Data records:
--------------------------------
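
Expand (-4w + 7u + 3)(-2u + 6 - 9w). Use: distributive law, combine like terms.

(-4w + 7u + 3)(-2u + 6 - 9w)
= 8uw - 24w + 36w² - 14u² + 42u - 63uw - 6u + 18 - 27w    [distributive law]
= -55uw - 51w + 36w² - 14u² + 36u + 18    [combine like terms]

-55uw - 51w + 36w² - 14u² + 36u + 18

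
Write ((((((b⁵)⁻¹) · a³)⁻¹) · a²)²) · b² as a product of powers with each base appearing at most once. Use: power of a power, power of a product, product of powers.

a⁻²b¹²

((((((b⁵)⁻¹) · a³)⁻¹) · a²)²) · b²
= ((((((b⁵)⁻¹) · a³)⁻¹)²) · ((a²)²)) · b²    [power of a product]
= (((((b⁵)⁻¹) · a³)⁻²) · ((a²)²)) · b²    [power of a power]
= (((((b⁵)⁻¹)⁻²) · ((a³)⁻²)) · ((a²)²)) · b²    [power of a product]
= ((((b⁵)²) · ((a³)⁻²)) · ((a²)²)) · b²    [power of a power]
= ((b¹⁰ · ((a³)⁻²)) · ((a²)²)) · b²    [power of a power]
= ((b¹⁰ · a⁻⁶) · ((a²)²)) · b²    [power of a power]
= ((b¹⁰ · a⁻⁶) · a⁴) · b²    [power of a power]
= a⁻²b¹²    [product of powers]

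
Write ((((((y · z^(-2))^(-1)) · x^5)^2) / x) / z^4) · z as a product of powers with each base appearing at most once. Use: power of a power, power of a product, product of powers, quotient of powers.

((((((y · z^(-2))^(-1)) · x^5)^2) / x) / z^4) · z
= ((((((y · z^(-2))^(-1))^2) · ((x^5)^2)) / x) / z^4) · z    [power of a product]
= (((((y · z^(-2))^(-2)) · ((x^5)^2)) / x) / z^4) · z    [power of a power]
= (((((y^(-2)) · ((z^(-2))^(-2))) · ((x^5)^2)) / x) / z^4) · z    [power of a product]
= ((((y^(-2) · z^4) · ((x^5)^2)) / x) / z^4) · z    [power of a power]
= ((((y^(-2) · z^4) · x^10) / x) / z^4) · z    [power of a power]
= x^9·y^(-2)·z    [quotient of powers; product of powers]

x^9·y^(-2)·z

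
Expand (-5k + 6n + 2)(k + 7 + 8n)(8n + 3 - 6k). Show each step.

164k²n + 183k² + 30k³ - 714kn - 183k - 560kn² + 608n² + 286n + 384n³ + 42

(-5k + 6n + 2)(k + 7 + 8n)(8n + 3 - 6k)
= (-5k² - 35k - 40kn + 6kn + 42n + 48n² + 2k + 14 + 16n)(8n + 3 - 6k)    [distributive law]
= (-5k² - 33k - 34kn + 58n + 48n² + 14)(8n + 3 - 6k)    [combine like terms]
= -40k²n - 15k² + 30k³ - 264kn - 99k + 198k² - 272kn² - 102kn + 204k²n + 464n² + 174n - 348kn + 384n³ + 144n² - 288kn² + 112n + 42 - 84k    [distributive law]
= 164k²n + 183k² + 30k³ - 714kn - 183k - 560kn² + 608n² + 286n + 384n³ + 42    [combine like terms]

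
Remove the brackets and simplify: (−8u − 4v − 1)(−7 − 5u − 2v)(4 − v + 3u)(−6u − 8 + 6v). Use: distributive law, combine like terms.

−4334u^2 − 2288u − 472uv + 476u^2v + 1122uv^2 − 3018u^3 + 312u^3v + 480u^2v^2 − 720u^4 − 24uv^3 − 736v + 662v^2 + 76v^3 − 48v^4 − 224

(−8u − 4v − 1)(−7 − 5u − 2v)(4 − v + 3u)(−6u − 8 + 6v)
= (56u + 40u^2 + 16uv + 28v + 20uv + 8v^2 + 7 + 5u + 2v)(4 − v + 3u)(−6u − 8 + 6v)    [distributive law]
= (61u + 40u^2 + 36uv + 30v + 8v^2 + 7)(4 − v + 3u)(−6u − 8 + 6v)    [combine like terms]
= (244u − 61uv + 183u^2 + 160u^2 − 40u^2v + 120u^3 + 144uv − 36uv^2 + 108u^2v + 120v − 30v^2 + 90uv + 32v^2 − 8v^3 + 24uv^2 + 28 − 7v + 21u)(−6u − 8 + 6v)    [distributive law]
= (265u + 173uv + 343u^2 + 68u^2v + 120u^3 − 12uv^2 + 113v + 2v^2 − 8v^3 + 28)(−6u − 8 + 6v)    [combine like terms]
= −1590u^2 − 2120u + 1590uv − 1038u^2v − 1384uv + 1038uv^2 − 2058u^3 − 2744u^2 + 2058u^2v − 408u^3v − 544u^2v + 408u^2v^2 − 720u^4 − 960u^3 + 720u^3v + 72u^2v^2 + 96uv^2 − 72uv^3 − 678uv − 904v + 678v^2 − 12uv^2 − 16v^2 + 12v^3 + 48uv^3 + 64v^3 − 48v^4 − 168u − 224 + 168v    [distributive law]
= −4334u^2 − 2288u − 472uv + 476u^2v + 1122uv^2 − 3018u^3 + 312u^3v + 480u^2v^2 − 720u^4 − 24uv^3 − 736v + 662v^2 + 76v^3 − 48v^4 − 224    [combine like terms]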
--------------------------------
■ PROBLEM TO WORK ON: Write the records out once more. Change nothing.

■ WORKED SOLUTION:
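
Expand (-4w + 7u + 3)(-2u + 6 - 9w). Use: distributive law, combine like terms.

(-4w + 7u + 3)(-2u + 6 - 9w)
= 8uw - 24w + 36w² - 14u² + 42u - 63uw - 6u + 18 - 27w    [distributive law]
= -55uw - 51w + 36w² - 14u² + 36u + 18    [combine like terms]

-55uw - 51w + 36w² - 14u² + 36u + 18

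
Write ((((((b⁵)⁻¹) · a³)⁻¹) · a²)²) · b² as a product of powers with each base appearing at most once. Use: power of a power, power of a product, product of powers.

a⁻²b¹²

((((((b⁵)⁻¹) · a³)⁻¹) · a²)²) · b²
= ((((((b⁵)⁻¹) · a³)⁻¹)²) · ((a²)²)) · b²    [power of a product]
= (((((b⁵)⁻¹) · a³)⁻²) · ((a²)²)) · b²    [power of a power]
= (((((b⁵)⁻¹)⁻²) · ((a³)⁻²)) · ((a²)²)) · b²    [power of a product]
= ((((b⁵)²) · ((a³)⁻²)) · ((a²)²)) · b²    [power of a power]
= ((b¹⁰ · ((a³)⁻²)) · ((a²)²)) · b²    [power of a power]
= ((b¹⁰ · a⁻⁶) · ((a²)²)) · b²    [power of a power]
= ((b¹⁰ · a⁻⁶) · a⁴) · b²    [power of a power]
= a⁻²b¹²    [product of powers]

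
Write ((((((y · z^(-2))^(-1)) · x^5)^2) / x) / z^4) · z as a product of powers with each base appearing at most once. Use: power of a power, power of a product, product of powers, quotient of powers.

((((((y · z^(-2))^(-1)) · x^5)^2) / x) / z^4) · z
= ((((((y · z^(-2))^(-1))^2) · ((x^5)^2)) / x) / z^4) · z    [power of a product]
= (((((y · z^(-2))^(-2)) · ((x^5)^2)) / x) / z^4) · z    [power of a power]
= (((((y^(-2)) · ((z^(-2))^(-2))) · ((x^5)^2)) / x) / z^4) · z    [power of a product]
= ((((y^(-2) · z^4) · ((x^5)^2)) / x) / z^4) · z    [power of a power]
= ((((y^(-2) · z^4) · x^10) / x) / z^4) · z    [power of a power]
= x^9·y^(-2)·z    [quotient of powers; product of powers]

x^9·y^(-2)·z

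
Expand (-5k + 6n + 2)(k + 7 + 8n)(8n + 3 - 6k). Show each step.

164k²n + 183k² + 30k³ - 714kn - 183k - 560kn² + 608n² + 286n + 384n³ + 42

(-5k + 6n + 2)(k + 7 + 8n)(8n + 3 - 6k)
= (-5k² - 35k - 40kn + 6kn + 42n + 48n² + 2k + 14 + 16n)(8n + 3 - 6k)    [distributive law]
= (-5k² - 33k - 34kn + 58n + 48n² + 14)(8n + 3 - 6k)    [combine like terms]
= -40k²n - 15k² + 30k³ - 264kn - 99k + 198k² - 272kn² - 102kn + 204k²n + 464n² + 174n - 348kn + 384n³ + 144n² - 288kn² + 112n + 42 - 84k    [distributive law]
= 164k²n + 183k² + 30k³ - 714kn - 183k - 560kn² + 608n² + 286n + 384n³ + 42    [combine like terms]

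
Remove the brackets and simplify: (−8u − 4v − 1)(−7 − 5u − 2v)(4 − v + 3u)(−6u − 8 + 6v). Use: distributive law, combine like terms.

−4334u^2 − 2288u − 472uv + 476u^2v + 1122uv^2 − 3018u^3 + 312u^3v + 480u^2v^2 − 720u^4 − 24uv^3 − 736v + 662v^2 + 76v^3 − 48v^4 − 224

(−8u − 4v − 1)(−7 − 5u − 2v)(4 − v + 3u)(−6u − 8 + 6v)
= (56u + 40u^2 + 16uv + 28v + 20uv + 8v^2 + 7 + 5u + 2v)(4 − v + 3u)(−6u − 8 + 6v)    [distributive law]
= (61u + 40u^2 + 36uv + 30v + 8v^2 + 7)(4 − v + 3u)(−6u − 8 + 6v)    [combine like terms]
= (244u − 61uv + 183u^2 + 160u^2 − 40u^2v + 120u^3 + 144uv − 36uv^2 + 108u^2v + 120v − 30v^2 + 90uv + 32v^2 − 8v^3 + 24uv^2 + 28 − 7v + 21u)(−6u − 8 + 6v)    [distributive law]
= (265u + 173uv + 343u^2 + 68u^2v + 120u^3 − 12uv^2 + 113v + 2v^2 − 8v^3 + 28)(−6u − 8 + 6v)    [combine like terms]
= −1590u^2 − 2120u + 1590uv − 1038u^2v − 1384uv + 1038uv^2 − 2058u^3 − 2744u^2 + 2058u^2v − 408u^3v − 544u^2v + 408u^2v^2 − 720u^4 − 960u^3 + 720u^3v + 72u^2v^2 + 96uv^2 − 72uv^3 − 678uv − 904v + 678v^2 − 12uv^2 − 16v^2 + 12v^3 + 48uv^3 + 64v^3 − 48v^4 − 168u − 224 + 168v    [distributive law]
= −4334u^2 − 2288u − 472uv + 476u^2v + 1122uv^2 − 3018u^3 + 312u^3v + 480u^2v^2 − 720u^4 − 24uv^3 − 736v + 662v^2 + 76v^3 − 48v^4 − 224    [combine like terms]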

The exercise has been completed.